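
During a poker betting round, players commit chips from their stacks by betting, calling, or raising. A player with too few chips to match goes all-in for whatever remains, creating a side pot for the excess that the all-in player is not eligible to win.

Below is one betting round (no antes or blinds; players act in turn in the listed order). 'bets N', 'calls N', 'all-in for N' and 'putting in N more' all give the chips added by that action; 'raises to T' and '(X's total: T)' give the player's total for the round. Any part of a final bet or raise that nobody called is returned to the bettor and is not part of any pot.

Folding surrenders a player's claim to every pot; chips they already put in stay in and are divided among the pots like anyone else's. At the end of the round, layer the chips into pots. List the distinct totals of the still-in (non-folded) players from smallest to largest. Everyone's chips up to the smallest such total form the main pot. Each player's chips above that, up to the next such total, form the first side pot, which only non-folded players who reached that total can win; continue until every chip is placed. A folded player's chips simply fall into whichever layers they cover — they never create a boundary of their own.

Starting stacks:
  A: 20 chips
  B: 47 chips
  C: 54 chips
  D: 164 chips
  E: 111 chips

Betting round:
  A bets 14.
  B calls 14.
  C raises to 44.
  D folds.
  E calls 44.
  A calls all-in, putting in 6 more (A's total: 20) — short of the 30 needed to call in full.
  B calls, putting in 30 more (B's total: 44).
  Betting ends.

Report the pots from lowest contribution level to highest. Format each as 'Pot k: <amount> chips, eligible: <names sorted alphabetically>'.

Pot 1: 80 chips, eligible: A, B, C, E
Pot 2: 72 chips, eligible: B, C, E

Derivation:
Contributions: A=20, B=44, C=44, E=44
Folded: D
Pot levels (distinct totals of non-folded players): 20, 44
Layer 1-20: 20 each from A, B, C, E = 20*4 = 80 chips; eligible A, B, C, E
Layer 21-44: 24 each from B, C, E = 24*3 = 72 chips; eligible B, C, E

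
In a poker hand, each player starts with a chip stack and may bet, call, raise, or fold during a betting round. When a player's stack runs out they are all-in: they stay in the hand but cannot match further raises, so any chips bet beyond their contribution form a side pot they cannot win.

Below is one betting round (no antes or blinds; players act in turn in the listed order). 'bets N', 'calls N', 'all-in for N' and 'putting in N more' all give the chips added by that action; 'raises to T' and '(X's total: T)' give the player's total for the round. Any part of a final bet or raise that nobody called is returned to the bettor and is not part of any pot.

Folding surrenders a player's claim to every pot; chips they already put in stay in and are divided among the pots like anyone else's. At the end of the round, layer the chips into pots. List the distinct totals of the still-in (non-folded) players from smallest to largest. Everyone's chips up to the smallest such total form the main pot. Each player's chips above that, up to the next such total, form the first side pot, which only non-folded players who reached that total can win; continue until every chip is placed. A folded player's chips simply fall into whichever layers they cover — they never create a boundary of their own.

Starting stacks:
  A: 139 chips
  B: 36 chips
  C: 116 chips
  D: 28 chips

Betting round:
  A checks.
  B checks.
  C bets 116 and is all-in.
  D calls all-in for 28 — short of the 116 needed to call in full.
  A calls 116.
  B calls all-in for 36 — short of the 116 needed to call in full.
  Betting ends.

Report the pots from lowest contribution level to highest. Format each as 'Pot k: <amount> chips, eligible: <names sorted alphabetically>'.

Pot 1: 112 chips, eligible: A, B, C, D
Pot 2: 24 chips, eligible: A, B, C
Pot 3: 160 chips, eligible: A, C

Derivation:
Contributions: A=116, B=36, C=116, D=28
Pot levels (distinct totals of non-folded players): 28, 36, 116
Layer 1-28: 28 each from A, B, C, D = 28*4 = 112 chips; eligible A, B, C, D
Layer 29-36: 8 each from A, B, C = 8*3 = 24 chips; eligible A, B, C
Layer 37-116: 80 each from A, C = 80*2 = 160 chips; eligible A, C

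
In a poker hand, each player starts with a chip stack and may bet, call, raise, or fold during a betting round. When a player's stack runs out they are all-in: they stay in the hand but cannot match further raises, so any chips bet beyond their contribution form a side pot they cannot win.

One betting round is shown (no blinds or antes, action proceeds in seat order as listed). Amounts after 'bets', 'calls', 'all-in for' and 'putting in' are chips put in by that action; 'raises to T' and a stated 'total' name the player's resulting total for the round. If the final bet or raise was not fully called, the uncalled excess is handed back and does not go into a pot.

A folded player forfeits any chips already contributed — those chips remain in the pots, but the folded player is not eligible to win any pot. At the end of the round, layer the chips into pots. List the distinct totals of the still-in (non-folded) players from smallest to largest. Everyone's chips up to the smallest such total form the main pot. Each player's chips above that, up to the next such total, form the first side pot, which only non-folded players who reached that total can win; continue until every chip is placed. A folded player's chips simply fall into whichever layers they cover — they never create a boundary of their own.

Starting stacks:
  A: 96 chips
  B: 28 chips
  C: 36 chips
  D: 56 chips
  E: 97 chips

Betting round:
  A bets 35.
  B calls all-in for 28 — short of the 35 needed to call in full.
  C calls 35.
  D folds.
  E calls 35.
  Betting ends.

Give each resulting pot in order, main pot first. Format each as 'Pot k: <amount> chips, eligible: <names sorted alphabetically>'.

Pot 1: 112 chips, eligible: A, B, C, E
Pot 2: 21 chips, eligible: A, C, E

Derivation:
Contributions: A=35, B=28, C=35, E=35
Folded: D
Pot levels (distinct totals of non-folded players): 28, 35
Layer 1-28: 28 each from A, B, C, E = 28*4 = 112 chips; eligible A, B, C, E
Layer 29-35: 7 each from A, C, E = 7*3 = 21 chips; eligible A, C, E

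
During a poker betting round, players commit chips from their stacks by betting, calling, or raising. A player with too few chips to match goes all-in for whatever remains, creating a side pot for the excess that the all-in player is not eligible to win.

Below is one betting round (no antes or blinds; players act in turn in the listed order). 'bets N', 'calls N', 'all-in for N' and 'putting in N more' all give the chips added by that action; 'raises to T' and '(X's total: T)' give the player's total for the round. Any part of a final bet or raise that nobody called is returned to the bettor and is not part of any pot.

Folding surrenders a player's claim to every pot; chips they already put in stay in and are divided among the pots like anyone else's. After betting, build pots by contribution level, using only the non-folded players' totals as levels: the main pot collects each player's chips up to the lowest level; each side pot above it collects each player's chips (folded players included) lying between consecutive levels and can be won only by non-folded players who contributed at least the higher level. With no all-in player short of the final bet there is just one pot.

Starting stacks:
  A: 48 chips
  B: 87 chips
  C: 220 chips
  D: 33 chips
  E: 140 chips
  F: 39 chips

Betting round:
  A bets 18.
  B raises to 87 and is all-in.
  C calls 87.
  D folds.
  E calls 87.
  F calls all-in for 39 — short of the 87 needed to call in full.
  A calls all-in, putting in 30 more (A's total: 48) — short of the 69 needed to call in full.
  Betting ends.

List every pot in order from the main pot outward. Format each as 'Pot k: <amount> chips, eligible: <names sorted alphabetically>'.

Contributions: A=48, B=87, C=87, E=87, F=39
Folded: D
Pot levels (distinct totals of non-folded players): 39, 48, 87
Layer 1-39: 39 each from A, B, C, E, F = 39*5 = 195 chips; eligible A, B, C, E, F
Layer 40-48: 9 each from A, B, C, E = 9*4 = 36 chips; eligible A, B, C, E
Layer 49-87: 39 each from B, C, E = 39*3 = 117 chips; eligible B, C, E

Pot 1: 195 chips, eligible: A, B, C, E, F
Pot 2: 36 chips, eligible: A, B, C, E
Pot 3: 117 chips, eligible: B, C, E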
----------------------------------------
## DIRECTIONS FOR THIS TASK:
Number of lines above that include "short": state it and nothing else.

## SOLUTION:
7